▶ _EXERCISE DATA_:
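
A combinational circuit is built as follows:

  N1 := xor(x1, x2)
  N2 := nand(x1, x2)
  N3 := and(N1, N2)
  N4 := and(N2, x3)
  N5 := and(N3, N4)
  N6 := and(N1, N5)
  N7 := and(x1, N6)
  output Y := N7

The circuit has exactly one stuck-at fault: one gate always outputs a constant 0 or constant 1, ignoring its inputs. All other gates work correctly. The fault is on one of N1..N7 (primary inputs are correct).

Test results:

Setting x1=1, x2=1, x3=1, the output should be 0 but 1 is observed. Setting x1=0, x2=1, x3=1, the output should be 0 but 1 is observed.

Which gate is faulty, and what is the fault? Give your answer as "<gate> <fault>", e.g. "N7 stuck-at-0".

N7 stuck-at-1

Fault-free values for test 1 (x1=1, x2=1, x3=1): N1=0, N2=0, N3=0, N4=0, N5=0, N6=0, N7=0, giving Y=0. Observed 1.
Test 1: faults giving observed 1 are {N6 stuck-at-1, N7 stuck-at-1}.
Test 2 (x1=0, x2=1, x3=1): fault-free N1=1, N2=1, N3=1, N4=1, N5=1, N6=1, N7=0 → 0; observed 1. Eliminates N6 stuck-at-1.
Only N7 stuck-at-1 is consistent with every test.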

▶ _YOUR GOAL_:
Go over the listing above and return each line with "circuit".

▶ _REPLY_:
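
A combinational circuit is built as follows:
The circuit has exactly one stuck-at fault: one gate always outputs a constant 0 or constant 1, ignoring its inputs. All other gates work correctly. The fault is on one of N1..N7 (primary inputs are correct).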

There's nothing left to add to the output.